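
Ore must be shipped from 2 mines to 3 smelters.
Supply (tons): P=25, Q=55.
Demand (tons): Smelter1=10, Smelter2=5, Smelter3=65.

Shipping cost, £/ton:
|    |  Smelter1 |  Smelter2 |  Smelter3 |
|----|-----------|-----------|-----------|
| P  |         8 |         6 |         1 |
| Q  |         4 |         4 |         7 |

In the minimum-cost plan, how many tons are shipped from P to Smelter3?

Solving gives:
  P→Smelter3: 25 × £1 = £25
  Q→Smelter1: 10 × £4 = £40
  Q→Smelter2: 5 × £4 = £20
  Q→Smelter3: 40 × £7 = £280
Total cost = £365.
So P→Smelter3 carries 25 tons.

25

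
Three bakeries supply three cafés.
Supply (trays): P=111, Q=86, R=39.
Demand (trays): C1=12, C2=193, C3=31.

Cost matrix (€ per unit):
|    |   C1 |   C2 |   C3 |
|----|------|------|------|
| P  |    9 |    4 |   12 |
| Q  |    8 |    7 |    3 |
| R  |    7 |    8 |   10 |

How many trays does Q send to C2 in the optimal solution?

55

Optimal shipments:
  P->C2: 111 × €4 = €444
  Q->C2: 55 × €7 = €385
  Q->C3: 31 × €3 = €93
  R->C1: 12 × €7 = €84
  R->C2: 27 × €8 = €216
Total cost = €1222.
So Q→C2 carries 55 trays.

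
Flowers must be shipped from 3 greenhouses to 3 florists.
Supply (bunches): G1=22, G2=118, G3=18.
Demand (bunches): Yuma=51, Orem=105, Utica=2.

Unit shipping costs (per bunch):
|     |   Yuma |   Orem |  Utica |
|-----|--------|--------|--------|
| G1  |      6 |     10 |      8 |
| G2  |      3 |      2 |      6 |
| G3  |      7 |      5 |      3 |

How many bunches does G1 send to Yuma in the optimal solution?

Solving gives:
  G1 to Yuma: 22 × 6 = 132
  G2 to Yuma: 29 × 3 = 87
  G2 to Orem: 89 × 2 = 178
  G3 to Orem: 16 × 5 = 80
  G3 to Utica: 2 × 3 = 6
Total cost = 483.
So G1→Yuma carries 22 bunches.

22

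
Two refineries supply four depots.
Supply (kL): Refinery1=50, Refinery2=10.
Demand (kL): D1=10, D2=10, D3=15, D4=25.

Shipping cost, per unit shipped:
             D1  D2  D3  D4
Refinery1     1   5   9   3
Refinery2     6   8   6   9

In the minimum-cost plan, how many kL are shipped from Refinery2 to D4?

Optimal shipments:
  Refinery1 to D1: 10 × 1 = 10
  Refinery1 to D2: 10 × 5 = 50
  Refinery1 to D3: 5 × 9 = 45
  Refinery1 to D4: 25 × 3 = 75
  Refinery2 to D3: 10 × 6 = 60
Total cost = 240.
The route Refinery2→D4 is not used.

0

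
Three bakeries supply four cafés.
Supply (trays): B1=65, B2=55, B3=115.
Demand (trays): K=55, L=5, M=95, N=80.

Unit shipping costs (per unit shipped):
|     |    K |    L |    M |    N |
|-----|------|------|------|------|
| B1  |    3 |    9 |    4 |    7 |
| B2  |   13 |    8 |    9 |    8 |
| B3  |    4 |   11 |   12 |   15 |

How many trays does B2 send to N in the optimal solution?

Optimal shipments:
  B1→M: 40 × 4 = 160
  B1→N: 25 × 7 = 175
  B2→N: 55 × 8 = 440
  B3→K: 55 × 4 = 220
  B3→L: 5 × 11 = 55
  B3→M: 55 × 12 = 660
Total cost = 1710.
So B2→N carries 55 trays.

55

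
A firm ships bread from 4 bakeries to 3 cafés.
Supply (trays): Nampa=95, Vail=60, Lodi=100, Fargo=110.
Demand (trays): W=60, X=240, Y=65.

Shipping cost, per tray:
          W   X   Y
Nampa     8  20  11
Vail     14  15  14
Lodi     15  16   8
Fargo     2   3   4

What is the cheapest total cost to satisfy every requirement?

3455

One minimum-cost allocation:
  Nampa to W: 60 × 8 = 480
  Nampa to Y: 35 × 11 = 385
  Vail to X: 60 × 15 = 900
  Lodi to X: 70 × 16 = 1120
  Lodi to Y: 30 × 8 = 240
  Fargo to X: 110 × 3 = 330
Total = 480 + 385 + 900 + 1120 + 240 + 330 = 3455.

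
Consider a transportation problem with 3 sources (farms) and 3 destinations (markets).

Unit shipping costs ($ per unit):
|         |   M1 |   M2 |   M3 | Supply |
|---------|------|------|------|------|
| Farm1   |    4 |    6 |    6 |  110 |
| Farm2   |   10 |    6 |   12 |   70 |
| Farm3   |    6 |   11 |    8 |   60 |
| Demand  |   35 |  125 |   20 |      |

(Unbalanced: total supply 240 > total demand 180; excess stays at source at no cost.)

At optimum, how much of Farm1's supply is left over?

0

An optimal plan:
  Farm1 to M1: 35 × $4 = $140
  Farm1 to M2: 55 × $6 = $330
  Farm1 to M3: 20 × $6 = $120
  Farm2 to M2: 70 × $6 = $420
Total cost = $1010.
Farm1 ships 110 of its 110, leaving 0.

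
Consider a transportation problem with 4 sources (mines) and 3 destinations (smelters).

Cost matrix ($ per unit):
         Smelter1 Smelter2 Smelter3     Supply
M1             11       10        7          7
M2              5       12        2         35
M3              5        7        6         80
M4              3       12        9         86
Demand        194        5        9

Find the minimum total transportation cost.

An optimal shipping plan:
  M1->Smelter2: 5 tons
  M1->Smelter3: 2 tons
  M2->Smelter1: 28 tons
  M2->Smelter3: 7 tons
  M3->Smelter1: 80 tons
  M4->Smelter1: 86 tons
Total cost = $876.

876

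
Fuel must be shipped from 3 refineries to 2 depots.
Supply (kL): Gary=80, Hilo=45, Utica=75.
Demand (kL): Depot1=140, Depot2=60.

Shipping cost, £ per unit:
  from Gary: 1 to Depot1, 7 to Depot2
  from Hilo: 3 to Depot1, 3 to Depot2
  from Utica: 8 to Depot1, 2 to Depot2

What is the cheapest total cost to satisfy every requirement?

A cheapest plan:
  Gary to Depot1: 80 × £1 = £80
  Hilo to Depot1: 45 × £3 = £135
  Utica to Depot1: 15 × £8 = £120
  Utica to Depot2: 60 × £2 = £120
Total = 80 + 135 + 120 + 120 = £455.

455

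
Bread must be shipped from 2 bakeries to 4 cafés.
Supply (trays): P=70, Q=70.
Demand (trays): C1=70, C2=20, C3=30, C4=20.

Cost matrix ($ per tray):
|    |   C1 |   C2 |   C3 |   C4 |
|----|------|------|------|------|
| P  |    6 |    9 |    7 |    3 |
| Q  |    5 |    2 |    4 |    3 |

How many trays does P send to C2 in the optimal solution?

0

Optimal shipments:
  P–C1: 50 trays
  P–C4: 20 trays
  Q–C1: 20 trays
  Q–C2: 20 trays
  Q–C3: 30 trays
Total cost = $620.
The route P→C2 is not used.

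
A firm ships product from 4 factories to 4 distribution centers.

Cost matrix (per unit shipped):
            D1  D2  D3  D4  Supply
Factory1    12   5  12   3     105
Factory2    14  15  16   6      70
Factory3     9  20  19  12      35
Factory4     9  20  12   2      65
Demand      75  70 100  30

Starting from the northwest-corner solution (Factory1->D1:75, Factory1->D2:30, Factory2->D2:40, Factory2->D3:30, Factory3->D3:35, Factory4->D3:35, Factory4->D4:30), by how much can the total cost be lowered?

710

Current plan cost = 75·12 + 30·5 + 40·15 + 30·16 + 35·19 + 35·12 + 30·2 = 3275.
Optimal plan:
  Factory1–D2: 70 × 5 = 350
  Factory1–D3: 35 × 12 = 420
  Factory2–D3: 40 × 16 = 640
  Factory2–D4: 30 × 6 = 180
  Factory3–D1: 35 × 9 = 315
  Factory4–D1: 40 × 9 = 360
  Factory4–D3: 25 × 12 = 300
Optimal cost = 2565.
Saving = 3275 − 2565 = 710.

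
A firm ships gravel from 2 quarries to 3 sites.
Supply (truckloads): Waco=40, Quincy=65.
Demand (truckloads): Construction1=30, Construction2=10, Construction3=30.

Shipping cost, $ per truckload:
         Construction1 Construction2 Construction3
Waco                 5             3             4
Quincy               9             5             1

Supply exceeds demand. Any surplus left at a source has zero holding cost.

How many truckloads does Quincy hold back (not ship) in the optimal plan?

35

An optimal plan:
  Waco->Construction1: 30 truckloads
  Waco->Construction2: 10 truckloads
  Quincy->Construction3: 30 truckloads
Total cost = $210.
Quincy ships 30 of its 65, leaving 35.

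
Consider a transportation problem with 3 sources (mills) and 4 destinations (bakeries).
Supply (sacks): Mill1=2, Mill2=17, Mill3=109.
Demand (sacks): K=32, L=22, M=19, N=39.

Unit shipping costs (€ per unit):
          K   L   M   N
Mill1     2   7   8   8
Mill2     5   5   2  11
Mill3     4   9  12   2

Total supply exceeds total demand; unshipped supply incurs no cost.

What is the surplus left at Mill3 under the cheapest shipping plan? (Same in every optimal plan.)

16

Minimum-cost shipments:
  Mill1–M: 2 sacks
  Mill2–M: 17 sacks
  Mill3–K: 32 sacks
  Mill3–L: 22 sacks
  Mill3–N: 39 sacks
Total cost = €454.
Mill3 ships 93 of its 109, leaving 16.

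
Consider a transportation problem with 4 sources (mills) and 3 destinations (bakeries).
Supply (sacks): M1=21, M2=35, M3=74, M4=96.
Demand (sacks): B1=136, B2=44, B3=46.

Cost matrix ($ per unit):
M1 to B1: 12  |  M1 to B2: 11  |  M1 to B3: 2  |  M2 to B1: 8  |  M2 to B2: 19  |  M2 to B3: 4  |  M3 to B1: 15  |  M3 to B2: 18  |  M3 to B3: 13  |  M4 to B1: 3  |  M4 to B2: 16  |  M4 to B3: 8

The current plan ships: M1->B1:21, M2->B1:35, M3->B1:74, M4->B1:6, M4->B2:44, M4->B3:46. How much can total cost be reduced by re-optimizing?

Current plan cost = 21·12 + 35·8 + 74·15 + 6·3 + 44·16 + 46·8 = $2732.
Optimal plan:
  M1 to B3: 21 sacks
  M2 to B1: 10 sacks
  M2 to B3: 25 sacks
  M3 to B1: 30 sacks
  M3 to B2: 44 sacks
  M4 to B1: 96 sacks
Optimal cost = $1752.
Saving = 2732 − 1752 = $980.

980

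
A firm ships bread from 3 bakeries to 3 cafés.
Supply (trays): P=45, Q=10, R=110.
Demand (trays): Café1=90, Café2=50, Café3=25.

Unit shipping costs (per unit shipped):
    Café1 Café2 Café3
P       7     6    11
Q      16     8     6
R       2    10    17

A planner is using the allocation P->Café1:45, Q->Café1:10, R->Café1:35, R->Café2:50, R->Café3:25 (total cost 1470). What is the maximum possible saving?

Current plan cost = 45·7 + 10·16 + 35·2 + 50·10 + 25·17 = 1470.
Optimal plan:
  P→Café2: 30 trays
  P→Café3: 15 trays
  Q→Café3: 10 trays
  R→Café1: 90 trays
  R→Café2: 20 trays
Optimal cost = 785.
Saving = 1470 − 785 = 685.

685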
----
§ TASK OBJECTIVE:
From the material above, set down exactly the lines between the line holding "Demand (sacks): B1=136, B2=44, B3=46." and the line holding "M1 to B1: 12", inclusive. Include nothing else.

§ THE ANSWER:
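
Demand (sacks): B1=136, B2=44, B3=46.

Cost matrix ($ per unit):
M1 to B1: 12  |  M1 to B2: 11  |  M1 to B3: 2  |  M2 to B1: 8  |  M2 to B2: 19  |  M2 to B3: 4  |  M3 to B1: 15  |  M3 to B2: 18  |  M3 to B3: 13  |  M4 to B1: 3  |  M4 to B2: 16  |  M4 to B3: 8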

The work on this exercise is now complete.